(Data for the task)
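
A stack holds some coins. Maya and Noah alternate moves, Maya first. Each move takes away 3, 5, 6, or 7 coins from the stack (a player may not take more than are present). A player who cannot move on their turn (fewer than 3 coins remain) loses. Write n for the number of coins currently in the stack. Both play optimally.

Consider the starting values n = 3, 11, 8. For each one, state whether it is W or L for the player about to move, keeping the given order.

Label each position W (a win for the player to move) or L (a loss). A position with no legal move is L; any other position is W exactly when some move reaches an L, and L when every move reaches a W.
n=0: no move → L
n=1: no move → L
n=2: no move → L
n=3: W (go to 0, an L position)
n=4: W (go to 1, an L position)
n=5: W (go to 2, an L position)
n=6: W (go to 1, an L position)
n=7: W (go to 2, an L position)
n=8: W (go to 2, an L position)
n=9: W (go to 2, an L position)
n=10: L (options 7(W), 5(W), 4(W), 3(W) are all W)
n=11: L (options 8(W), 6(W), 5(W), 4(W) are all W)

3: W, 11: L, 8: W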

--

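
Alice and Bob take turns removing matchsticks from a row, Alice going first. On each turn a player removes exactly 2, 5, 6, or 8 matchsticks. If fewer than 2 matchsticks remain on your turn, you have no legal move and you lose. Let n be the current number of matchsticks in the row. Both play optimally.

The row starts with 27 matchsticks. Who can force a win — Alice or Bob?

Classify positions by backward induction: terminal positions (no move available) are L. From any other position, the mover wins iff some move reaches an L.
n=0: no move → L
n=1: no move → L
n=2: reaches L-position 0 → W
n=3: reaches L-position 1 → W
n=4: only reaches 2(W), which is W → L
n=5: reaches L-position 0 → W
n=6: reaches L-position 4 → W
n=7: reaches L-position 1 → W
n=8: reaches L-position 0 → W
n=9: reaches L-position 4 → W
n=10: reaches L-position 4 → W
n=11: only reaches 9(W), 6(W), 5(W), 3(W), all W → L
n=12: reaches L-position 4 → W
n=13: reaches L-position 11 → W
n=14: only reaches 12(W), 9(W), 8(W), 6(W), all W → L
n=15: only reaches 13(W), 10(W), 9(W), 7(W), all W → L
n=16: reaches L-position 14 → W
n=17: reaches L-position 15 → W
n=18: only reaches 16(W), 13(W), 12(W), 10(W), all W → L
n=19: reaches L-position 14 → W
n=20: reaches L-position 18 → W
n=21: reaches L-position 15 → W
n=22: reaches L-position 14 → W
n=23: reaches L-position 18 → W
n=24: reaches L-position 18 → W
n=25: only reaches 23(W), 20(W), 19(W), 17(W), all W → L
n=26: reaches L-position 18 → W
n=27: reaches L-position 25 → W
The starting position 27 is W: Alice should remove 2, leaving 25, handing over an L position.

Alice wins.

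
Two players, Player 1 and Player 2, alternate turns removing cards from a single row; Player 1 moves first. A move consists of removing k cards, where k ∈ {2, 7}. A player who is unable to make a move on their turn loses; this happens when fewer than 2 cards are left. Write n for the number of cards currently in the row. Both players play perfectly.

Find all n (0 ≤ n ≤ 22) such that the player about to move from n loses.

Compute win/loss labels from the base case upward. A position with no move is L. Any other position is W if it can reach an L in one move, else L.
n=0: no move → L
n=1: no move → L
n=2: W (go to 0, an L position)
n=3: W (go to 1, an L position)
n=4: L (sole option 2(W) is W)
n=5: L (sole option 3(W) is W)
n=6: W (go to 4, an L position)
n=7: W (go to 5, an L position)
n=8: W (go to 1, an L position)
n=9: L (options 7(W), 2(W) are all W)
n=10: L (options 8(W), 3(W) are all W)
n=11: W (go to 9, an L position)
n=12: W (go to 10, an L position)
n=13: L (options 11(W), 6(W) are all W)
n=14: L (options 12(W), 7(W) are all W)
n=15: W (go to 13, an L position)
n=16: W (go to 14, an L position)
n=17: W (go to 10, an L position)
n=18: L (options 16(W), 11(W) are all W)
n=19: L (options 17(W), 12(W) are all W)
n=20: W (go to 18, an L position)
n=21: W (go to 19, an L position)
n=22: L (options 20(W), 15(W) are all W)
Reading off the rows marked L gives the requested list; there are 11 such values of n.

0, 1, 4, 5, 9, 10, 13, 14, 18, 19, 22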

(What you are asked to do)
Working through the records, find each line containing the word "take" and copy it.

(Output for this exercise)
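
A stack holds some coins. Maya and Noah alternate moves, Maya first. Each move takes away 3, 5, 6, or 7 coins from the stack (a player may not take more than are present). A player who cannot move on their turn (fewer than 3 coins remain) loses. Write n for the number of coins currently in the stack. Both play optimally.
Alice and Bob take turns removing matchsticks from a row, Alice going first. On each turn a player removes exactly 2, 5, 6, or 8 matchsticks. If fewer than 2 matchsticks remain on your turn, you have no legal move and you lose. Let n be the current number of matchsticks in the row. Both play optimally.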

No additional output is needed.